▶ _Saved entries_
###

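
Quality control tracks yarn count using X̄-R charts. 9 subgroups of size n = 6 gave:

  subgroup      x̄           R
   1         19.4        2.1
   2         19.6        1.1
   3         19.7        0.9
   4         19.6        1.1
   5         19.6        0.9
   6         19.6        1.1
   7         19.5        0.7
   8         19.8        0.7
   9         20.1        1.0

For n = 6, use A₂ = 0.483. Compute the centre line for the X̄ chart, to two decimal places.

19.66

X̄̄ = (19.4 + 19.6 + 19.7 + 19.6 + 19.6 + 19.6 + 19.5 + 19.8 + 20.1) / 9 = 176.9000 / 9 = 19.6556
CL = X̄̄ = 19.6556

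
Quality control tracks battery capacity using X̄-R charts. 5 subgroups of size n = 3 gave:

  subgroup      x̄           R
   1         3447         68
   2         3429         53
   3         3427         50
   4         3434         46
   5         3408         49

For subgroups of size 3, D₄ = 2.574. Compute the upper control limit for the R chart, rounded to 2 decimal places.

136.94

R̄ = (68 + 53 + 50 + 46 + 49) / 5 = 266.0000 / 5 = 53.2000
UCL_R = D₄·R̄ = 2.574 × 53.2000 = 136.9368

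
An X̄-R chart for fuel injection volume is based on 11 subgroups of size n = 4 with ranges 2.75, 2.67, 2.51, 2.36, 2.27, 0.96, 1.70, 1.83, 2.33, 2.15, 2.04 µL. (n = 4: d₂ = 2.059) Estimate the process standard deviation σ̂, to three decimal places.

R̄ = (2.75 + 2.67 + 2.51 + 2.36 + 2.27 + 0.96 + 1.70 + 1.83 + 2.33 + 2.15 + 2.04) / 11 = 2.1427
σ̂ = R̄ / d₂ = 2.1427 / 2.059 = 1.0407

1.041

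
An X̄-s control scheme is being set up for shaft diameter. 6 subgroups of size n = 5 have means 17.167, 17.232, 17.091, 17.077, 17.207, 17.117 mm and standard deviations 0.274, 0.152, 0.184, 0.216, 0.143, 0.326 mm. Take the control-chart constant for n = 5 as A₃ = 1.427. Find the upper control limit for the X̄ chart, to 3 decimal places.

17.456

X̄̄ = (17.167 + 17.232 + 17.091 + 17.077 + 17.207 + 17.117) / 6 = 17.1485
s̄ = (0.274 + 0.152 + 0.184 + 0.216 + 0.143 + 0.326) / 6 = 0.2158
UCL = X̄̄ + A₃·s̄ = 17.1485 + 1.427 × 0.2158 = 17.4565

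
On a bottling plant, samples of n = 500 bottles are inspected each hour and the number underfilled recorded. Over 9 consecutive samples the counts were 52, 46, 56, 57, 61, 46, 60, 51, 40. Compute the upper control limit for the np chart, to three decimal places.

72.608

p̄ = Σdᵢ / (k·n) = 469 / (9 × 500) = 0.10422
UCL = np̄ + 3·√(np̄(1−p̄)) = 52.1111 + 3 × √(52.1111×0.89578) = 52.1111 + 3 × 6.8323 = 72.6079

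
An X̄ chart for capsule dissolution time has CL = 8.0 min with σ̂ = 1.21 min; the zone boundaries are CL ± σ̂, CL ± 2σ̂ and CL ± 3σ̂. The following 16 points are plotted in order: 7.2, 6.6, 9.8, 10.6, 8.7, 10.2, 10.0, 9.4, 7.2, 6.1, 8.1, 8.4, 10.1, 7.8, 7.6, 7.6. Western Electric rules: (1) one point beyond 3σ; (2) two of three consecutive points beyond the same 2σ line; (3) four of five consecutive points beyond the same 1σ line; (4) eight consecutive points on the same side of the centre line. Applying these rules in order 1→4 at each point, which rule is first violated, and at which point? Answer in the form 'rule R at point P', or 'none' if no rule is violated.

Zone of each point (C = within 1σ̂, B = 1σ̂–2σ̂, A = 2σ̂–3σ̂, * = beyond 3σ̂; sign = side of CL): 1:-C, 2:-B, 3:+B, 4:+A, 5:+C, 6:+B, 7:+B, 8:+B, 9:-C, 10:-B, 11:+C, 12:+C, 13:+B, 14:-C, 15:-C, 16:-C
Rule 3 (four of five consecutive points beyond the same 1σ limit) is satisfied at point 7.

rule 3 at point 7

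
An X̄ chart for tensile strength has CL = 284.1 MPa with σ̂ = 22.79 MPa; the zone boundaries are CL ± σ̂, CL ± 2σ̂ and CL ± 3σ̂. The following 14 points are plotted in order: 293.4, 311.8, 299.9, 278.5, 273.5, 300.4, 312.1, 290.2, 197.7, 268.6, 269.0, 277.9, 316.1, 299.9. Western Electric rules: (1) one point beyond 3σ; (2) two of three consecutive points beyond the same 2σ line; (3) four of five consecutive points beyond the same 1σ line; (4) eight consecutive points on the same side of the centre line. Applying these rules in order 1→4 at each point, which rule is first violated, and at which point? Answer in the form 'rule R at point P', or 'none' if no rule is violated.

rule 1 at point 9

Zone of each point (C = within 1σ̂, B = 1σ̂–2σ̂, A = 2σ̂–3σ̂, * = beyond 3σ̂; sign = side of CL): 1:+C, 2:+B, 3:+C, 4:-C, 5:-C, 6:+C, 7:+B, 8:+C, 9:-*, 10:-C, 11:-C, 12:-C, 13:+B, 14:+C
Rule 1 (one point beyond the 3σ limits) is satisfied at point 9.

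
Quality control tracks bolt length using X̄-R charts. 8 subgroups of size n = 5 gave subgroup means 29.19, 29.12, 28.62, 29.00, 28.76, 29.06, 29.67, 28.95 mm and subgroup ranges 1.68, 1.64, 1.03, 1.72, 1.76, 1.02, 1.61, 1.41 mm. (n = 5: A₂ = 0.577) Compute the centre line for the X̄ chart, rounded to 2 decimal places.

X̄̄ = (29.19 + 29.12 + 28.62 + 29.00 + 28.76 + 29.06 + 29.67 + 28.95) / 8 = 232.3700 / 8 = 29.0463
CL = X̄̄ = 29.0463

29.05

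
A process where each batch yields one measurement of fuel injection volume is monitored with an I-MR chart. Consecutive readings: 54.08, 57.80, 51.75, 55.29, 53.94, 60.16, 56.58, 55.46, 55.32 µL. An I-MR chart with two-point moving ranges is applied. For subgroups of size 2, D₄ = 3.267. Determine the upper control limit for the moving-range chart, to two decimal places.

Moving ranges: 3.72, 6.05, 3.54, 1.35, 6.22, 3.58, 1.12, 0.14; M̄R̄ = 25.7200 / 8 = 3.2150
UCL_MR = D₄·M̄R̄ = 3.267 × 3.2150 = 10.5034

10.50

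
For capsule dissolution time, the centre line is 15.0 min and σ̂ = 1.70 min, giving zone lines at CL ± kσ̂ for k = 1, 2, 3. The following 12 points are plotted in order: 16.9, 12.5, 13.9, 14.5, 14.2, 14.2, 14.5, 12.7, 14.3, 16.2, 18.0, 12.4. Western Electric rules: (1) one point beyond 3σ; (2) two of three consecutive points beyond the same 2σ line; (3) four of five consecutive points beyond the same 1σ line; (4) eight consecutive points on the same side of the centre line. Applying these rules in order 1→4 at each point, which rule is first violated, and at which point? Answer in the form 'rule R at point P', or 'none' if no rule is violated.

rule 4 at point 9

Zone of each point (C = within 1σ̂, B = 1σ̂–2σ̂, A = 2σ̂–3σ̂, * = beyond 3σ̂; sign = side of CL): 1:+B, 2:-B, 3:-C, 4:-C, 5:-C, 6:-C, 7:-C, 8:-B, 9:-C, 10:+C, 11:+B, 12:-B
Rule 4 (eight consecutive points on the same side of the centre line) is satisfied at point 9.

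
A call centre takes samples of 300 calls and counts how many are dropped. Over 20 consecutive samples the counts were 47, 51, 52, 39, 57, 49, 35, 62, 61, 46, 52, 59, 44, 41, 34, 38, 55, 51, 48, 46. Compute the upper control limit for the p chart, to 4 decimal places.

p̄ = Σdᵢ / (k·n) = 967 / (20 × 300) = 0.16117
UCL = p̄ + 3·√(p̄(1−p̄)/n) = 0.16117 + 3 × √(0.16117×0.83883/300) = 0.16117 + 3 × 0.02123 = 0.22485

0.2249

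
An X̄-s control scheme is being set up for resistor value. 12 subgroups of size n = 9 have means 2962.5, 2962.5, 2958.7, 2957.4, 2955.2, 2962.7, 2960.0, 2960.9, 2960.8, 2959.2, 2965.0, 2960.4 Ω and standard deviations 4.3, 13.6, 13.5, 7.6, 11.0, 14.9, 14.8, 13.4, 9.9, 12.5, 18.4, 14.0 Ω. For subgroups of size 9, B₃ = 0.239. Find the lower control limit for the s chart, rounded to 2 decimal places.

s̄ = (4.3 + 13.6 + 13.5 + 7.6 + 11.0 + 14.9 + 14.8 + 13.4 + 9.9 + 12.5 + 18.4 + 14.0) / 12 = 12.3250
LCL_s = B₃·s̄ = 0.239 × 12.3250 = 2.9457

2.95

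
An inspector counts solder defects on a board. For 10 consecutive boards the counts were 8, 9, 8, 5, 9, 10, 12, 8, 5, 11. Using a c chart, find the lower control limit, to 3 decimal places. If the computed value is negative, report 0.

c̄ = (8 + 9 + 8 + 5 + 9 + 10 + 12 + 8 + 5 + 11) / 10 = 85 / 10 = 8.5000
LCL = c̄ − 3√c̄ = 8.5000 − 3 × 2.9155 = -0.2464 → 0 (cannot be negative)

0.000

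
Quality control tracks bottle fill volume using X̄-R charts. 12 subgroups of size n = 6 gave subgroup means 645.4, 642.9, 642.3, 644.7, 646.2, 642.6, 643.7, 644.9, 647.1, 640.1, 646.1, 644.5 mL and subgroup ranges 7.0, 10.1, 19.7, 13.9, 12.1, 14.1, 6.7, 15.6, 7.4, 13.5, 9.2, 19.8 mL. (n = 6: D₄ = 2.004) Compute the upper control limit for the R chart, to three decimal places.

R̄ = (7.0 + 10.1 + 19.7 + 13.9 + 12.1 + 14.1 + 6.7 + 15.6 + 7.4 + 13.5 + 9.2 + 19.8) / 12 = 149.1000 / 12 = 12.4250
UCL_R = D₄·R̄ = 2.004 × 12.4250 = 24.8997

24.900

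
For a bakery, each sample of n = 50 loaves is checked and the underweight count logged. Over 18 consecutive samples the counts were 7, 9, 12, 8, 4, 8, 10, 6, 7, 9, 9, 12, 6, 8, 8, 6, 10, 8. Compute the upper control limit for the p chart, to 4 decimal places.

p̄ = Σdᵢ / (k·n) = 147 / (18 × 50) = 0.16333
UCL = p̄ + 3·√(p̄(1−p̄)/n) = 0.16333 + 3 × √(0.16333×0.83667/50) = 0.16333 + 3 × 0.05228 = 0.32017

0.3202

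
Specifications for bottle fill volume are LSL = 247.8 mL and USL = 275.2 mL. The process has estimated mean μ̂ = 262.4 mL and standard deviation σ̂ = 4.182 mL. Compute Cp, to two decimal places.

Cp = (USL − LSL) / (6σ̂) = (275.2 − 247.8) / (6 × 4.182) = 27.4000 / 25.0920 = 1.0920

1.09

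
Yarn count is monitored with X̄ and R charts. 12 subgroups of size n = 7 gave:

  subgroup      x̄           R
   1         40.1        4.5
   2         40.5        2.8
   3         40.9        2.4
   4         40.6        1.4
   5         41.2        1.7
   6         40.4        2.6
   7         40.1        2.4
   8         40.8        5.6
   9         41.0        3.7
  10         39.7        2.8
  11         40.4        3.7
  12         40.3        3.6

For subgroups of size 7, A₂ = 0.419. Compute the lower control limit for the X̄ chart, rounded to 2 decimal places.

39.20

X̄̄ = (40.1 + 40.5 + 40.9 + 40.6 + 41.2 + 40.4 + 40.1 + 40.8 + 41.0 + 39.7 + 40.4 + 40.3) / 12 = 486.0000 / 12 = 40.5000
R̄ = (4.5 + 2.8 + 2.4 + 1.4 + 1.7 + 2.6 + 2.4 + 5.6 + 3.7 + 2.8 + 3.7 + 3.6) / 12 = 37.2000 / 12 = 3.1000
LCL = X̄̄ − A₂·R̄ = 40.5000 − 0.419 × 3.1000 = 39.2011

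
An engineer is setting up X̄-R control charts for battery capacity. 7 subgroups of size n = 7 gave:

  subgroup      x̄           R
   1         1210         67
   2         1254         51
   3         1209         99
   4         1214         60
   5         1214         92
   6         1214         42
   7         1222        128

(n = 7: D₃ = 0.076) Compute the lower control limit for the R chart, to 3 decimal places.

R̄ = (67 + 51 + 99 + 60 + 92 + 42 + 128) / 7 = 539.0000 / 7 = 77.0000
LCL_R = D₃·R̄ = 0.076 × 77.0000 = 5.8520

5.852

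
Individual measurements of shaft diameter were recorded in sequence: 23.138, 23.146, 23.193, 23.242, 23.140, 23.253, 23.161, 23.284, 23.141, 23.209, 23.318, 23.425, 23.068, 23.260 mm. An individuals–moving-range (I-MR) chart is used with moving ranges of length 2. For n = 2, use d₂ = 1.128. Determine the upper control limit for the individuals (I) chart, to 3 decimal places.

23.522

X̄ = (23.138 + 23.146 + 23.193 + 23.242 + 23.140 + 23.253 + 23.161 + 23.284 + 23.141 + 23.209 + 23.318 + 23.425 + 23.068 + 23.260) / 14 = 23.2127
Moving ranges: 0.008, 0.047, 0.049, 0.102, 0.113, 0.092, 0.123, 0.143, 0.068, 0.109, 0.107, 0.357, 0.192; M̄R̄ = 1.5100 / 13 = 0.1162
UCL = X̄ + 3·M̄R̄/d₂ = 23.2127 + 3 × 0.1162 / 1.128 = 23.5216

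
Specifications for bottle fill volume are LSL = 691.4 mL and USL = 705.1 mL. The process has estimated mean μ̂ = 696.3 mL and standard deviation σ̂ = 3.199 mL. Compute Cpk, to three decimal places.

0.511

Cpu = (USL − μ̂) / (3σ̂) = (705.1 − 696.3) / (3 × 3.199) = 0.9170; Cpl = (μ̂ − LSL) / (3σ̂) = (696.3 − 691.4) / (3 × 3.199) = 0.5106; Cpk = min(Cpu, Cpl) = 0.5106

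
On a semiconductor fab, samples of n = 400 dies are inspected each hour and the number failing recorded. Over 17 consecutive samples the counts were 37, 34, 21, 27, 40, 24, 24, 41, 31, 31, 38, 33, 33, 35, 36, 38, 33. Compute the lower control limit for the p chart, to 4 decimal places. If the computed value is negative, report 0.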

###

▶ _PROMPT_
Set down, please, the lines from the line holding "Specifications for bottle fill volume are LSL = 691.4" through the final line of the data, exactly and with nothing added.

▶ _RESULT FOR THIS EXERCISE_
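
Specifications for bottle fill volume are LSL = 691.4 mL and USL = 705.1 mL. The process has estimated mean μ̂ = 696.3 mL and standard deviation σ̂ = 3.199 mL. Compute Cpk, to three decimal places.

0.511

Cpu = (USL − μ̂) / (3σ̂) = (705.1 − 696.3) / (3 × 3.199) = 0.9170; Cpl = (μ̂ − LSL) / (3σ̂) = (696.3 − 691.4) / (3 × 3.199) = 0.5106; Cpk = min(Cpu, Cpl) = 0.5106

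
On a semiconductor fab, samples of n = 400 dies are inspected each hour and the number failing recorded. Over 17 consecutive samples the counts were 37, 34, 21, 27, 40, 24, 24, 41, 31, 31, 38, 33, 33, 35, 36, 38, 33. Compute the lower control limit for the p chart, to 4 decimal places. If the computed value is negative, report 0.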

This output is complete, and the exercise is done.